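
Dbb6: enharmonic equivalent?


Step by step:
Enharmonic notes sound the same pitch but are spelled with different letter names
Dbb and C name the same pitch class
= C6


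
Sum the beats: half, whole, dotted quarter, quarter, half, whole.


Let's work it out.
Beat values:
  half = 2 beats
  whole = 4 beats
  dotted quarter = 1.5 beats
  quarter = 1 beat
  half = 2 beats
  whole = 4 beats
Sum = 2 + 4 + 1.5 + 1 + 2 + 4
= 14.5 beats


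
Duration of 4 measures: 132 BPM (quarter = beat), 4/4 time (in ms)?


Let's work it out.
Quarter-note beat duration = 60000 / 132 ms
Beats per measure (4/4) = 4
One measure = 4 × 60000 / 132 = 240000 / 132 ms
4 measures = 4 × 240000 / 132 = 960000 / 132
= 7272.7 ms


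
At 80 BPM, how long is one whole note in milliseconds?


One quarter-note beat = 60000 / BPM = 60000 / 80 ms
Whole note = 4 × quarter note
Duration = 4 × 60000 / 80 = 240000 / 80
= 3000.0 ms


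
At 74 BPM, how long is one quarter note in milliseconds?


Reasoning:
One quarter-note beat = 60000 / BPM = 60000 / 74 ms
Duration = 60000 / 74
= 810.8 ms


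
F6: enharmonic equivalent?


Working:
Enharmonic notes sound the same pitch but are spelled with different letter names
F and E# name the same pitch class
= E#6


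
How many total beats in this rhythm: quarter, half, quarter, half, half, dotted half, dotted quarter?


Step by step:
Beat values:
  quarter = 1 beat
  half = 2 beats
  quarter = 1 beat
  half = 2 beats
  half = 2 beats
  dotted half = 3 beats
  dotted quarter = 1.5 beats
Sum = 1 + 2 + 1 + 2 + 2 + 3 + 1.5
= 12.5 beats


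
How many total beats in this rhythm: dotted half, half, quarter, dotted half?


Step by step:
Beat values:
  dotted half = 3 beats
  half = 2 beats
  quarter = 1 beat
  dotted half = 3 beats
Sum = 3 + 2 + 1 + 3
= 9 beats


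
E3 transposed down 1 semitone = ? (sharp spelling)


Let's work it out.
E3: chromatic position 4 in octave 3 → absolute = 3×12 + 4 = 40
Transpose down 1: 40 - 1 = 39
39 = 3×12 + 3 → D# in octave 3
Result = D#3


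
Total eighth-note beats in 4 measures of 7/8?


Working:
Time signature 7/8: the bottom number 8 means the eighth note gets one count
The top number 7 means 7 eighth-note beats per measure
Total = 7 × 4 measures
= 28 eighth-note beats


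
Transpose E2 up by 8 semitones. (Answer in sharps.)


Let's work it out.
E2: chromatic position 4 in octave 2 → absolute = 2×12 + 4 = 28
Transpose up 8: 28 + 8 = 36
36 = 3×12 + 0 → C in octave 3
Result = C3


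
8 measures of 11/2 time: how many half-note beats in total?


Solution.
Time signature 11/2: the bottom number 2 means the half note gets one count
The top number 11 means 11 half-note beats per measure
Total = 11 × 8 measures
= 88 half-note beats


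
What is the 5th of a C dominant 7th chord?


Dominant 7th chord = root + major 3rd + perfect 5th + minor 7th
Seventh chords stack in thirds, so the letter names are C-E-G-B
Root: C
Major 3rd above C: E
Perfect 5th above C: G
Minor 7th above C: Bb
The 5th = G


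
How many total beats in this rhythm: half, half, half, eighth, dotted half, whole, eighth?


Beat values:
  half = 2 beats
  half = 2 beats
  half = 2 beats
  eighth = 0.5 beats
  dotted half = 3 beats
  whole = 4 beats
  eighth = 0.5 beats
Sum = 2 + 2 + 2 + 0.5 + 3 + 4 + 0.5
= 14 beats


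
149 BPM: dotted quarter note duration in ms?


Step by step:
One quarter-note beat = 60000 / BPM = 60000 / 149 ms
Dotted quarter note = 3/2 × quarter note
Duration = 3/2 × 60000 / 149 = 90000 / 149
= 604.0 ms


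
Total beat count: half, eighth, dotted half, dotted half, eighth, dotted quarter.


Reasoning:
Beat values:
  half = 2 beats
  eighth = 0.5 beats
  dotted half = 3 beats
  dotted half = 3 beats
  eighth = 0.5 beats
  dotted quarter = 1.5 beats
Sum = 2 + 0.5 + 3 + 3 + 0.5 + 1.5
= 10.5 beats


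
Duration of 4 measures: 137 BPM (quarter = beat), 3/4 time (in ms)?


Quarter-note beat duration = 60000 / 137 ms
Beats per measure (3/4) = 3
One measure = 3 × 60000 / 137 = 180000 / 137 ms
4 measures = 4 × 180000 / 137 = 720000 / 137
= 5255.5 ms


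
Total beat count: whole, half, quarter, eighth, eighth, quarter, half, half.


Solution.
Beat values:
  whole = 4 beats
  half = 2 beats
  quarter = 1 beat
  eighth = 0.5 beats
  eighth = 0.5 beats
  quarter = 1 beat
  half = 2 beats
  half = 2 beats
Sum = 4 + 2 + 1 + 0.5 + 0.5 + 1 + 2 + 2
= 13 beats


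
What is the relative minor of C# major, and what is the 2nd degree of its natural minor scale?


The relative minor shares the major's key signature and starts on its 6th degree
6th degree = a major 6th above the tonic; a major 6th above C# is A#
→ relative minor of C# major is A# minor
A# natural minor scale: A# B# C# D# E# F# G#
= A# minor; 2nd degree = B#


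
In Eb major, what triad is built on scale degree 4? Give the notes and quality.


Step by step:
Eb major scale: Eb F G Ab Bb C D
Diatonic triad on degree 4 stacks scale notes 4, 6, 1: Ab C Eb
Ab→C = 4 semitones; Ab→Eb = 7 semitones → major triad
= Ab C Eb (major)


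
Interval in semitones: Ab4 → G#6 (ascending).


Absolute semitone position = octave×12 + chromatic position
Ab4: 4×12 + 8 = 56
G#6: 6×12 + 8 = 80
Difference = 80 - 56 = 24
= 24 semitones


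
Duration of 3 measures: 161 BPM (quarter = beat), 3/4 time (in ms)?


Step by step:
Quarter-note beat duration = 60000 / 161 ms
Beats per measure (3/4) = 3
One measure = 3 × 60000 / 161 = 180000 / 161 ms
3 measures = 3 × 180000 / 161 = 540000 / 161
= 3354.0 ms


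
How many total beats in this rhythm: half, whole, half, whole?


Working:
Beat values:
  half = 2 beats
  whole = 4 beats
  half = 2 beats
  whole = 4 beats
Sum = 2 + 4 + 2 + 4
= 12 beats


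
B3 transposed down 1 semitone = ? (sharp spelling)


Working:
B3: chromatic position 11 in octave 3 → absolute = 3×12 + 11 = 47
Transpose down 1: 47 - 1 = 46
46 = 3×12 + 10 → A# in octave 3
Result = A#3


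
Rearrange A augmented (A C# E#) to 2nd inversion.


Step by step:
Root position: A C# E#
2nd inversion: move root and 3rd up an octave
Bass note: E#
Notes (bottom to top) = E# A C#


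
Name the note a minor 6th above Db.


A 6th spans 6 letter names, so from D we land on B
A minor 6th = 8 semitones above Db
Spell B at that pitch: Bbb
= Bbb


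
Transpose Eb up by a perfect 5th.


Step by step:
perfect 5th: 5 letter names, 7 semitones
Letter: E + 4 → B
Pitch: Eb + 7 semitones, spelled as a B → Bb
= Bb


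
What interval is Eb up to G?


Working:
Letter names: E → G spans 3 letter names → a 3rd
Semitones: Eb → G = 4 half-steps
A 3rd of 4 semitones is a major 3rd
= major 3rd


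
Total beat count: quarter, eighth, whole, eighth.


Step by step:
Beat values:
  quarter = 1 beat
  eighth = 0.5 beats
  whole = 4 beats
  eighth = 0.5 beats
Sum = 1 + 0.5 + 4 + 0.5
= 6 beats


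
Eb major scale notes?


Major scale pattern: W-W-H-W-W-W-H (2-2-1-2-2-2-1 semitones)
Starting from Eb:
  Eb + 2 semitones → F
  F + 2 semitones → G
  G + 1 semitone → Ab
  Ab + 2 semitones → Bb
  Bb + 2 semitones → C
  C + 2 semitones → D
  D + 1 semitone → Eb
Scale = Eb F G Ab Bb C D


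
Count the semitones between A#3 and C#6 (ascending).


Working:
Absolute semitone position = octave×12 + chromatic position
A#3: 3×12 + 10 = 46
C#6: 6×12 + 1 = 73
Difference = 73 - 46 = 27
= 27 semitones


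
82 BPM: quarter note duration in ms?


Step by step:
One quarter-note beat = 60000 / BPM = 60000 / 82 ms
Duration = 60000 / 82
= 731.7 ms


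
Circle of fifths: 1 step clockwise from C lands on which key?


Solution.
Each clockwise step on the circle of fifths moves up a perfect 5th
From C: C → G
= G


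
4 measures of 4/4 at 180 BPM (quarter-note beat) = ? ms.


Let's work it out.
Quarter-note beat duration = 60000 / 180 ms
Beats per measure (4/4) = 4
One measure = 4 × 60000 / 180 = 240000 / 180 ms
4 measures = 4 × 240000 / 180 = 960000 / 180
= 5333.3 ms


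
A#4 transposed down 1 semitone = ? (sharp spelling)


Solution.
A#4: chromatic position 10 in octave 4 → absolute = 4×12 + 10 = 58
Transpose down 1: 58 - 1 = 57
57 = 4×12 + 9 → A in octave 4
Result = A4


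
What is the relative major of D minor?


The relative major shares the key signature and is a minor 3rd above the minor tonic
A minor 3rd above D is F
→ relative major of D minor is F major
= F major


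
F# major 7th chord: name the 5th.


Major 7th chord = root + major 3rd + perfect 5th + major 7th
Seventh chords stack in thirds, so the letter names are F-A-C-E
Root: F#
Major 3rd above F#: A#
Perfect 5th above F#: C#
Major 7th above F#: E#
The 5th = C#


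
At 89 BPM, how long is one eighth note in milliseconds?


Reasoning:
One quarter-note beat = 60000 / BPM = 60000 / 89 ms
Eighth note = 1/2 × quarter note
Duration = 1/2 × 60000 / 89 = 30000 / 89
= 337.1 ms


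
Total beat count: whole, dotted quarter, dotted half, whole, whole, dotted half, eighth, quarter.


Reasoning:
Beat values:
  whole = 4 beats
  dotted quarter = 1.5 beats
  dotted half = 3 beats
  whole = 4 beats
  whole = 4 beats
  dotted half = 3 beats
  eighth = 0.5 beats
  quarter = 1 beat
Sum = 4 + 1.5 + 3 + 4 + 4 + 3 + 0.5 + 1
= 21 beats


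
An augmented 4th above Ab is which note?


Solution.
A 4th spans 4 letter names, so from A we land on D
An augmented 4th = 6 semitones above Ab
Spell D at that pitch: D
= D


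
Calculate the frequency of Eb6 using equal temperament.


Working:
f = 440 × 2^(n/12) where n = semitones from A4
Eb6: 18 semitones from A4
f = 440 × 2^(18/12)
f = 1244.51 Hz


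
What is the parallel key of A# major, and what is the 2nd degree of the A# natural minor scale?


Step by step:
Parallel keys share the same tonic but differ in mode
A# major → parallel is A# minor
A# natural minor scale: A# B# C# D# E# F# G#
= A# minor; 2nd degree = B#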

◆ ◆ ◆ ◆ ◆ ◆ ◆

Problem requirements
The line containing "An augmented 4th above Ab is which note?" and all lines after it, to the end of the records, are to be output exactly and alone.

Solution for this exercise
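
An augmented 4th above Ab is which note?


Solution.
A 4th spans 4 letter names, so from A we land on D
An augmented 4th = 6 semitones above Ab
Spell D at that pitch: D
= D


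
Calculate the frequency of Eb6 using equal temperament.


Working:
f = 440 × 2^(n/12) where n = semitones from A4
Eb6: 18 semitones from A4
f = 440 × 2^(18/12)
f = 1244.51 Hz


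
What is the parallel key of A# major, and what is the 2nd degree of the A# natural minor scale?


Step by step:
Parallel keys share the same tonic but differ in mode
A# major → parallel is A# minor
A# natural minor scale: A# B# C# D# E# F# G#
= A# minor; 2nd degree = B#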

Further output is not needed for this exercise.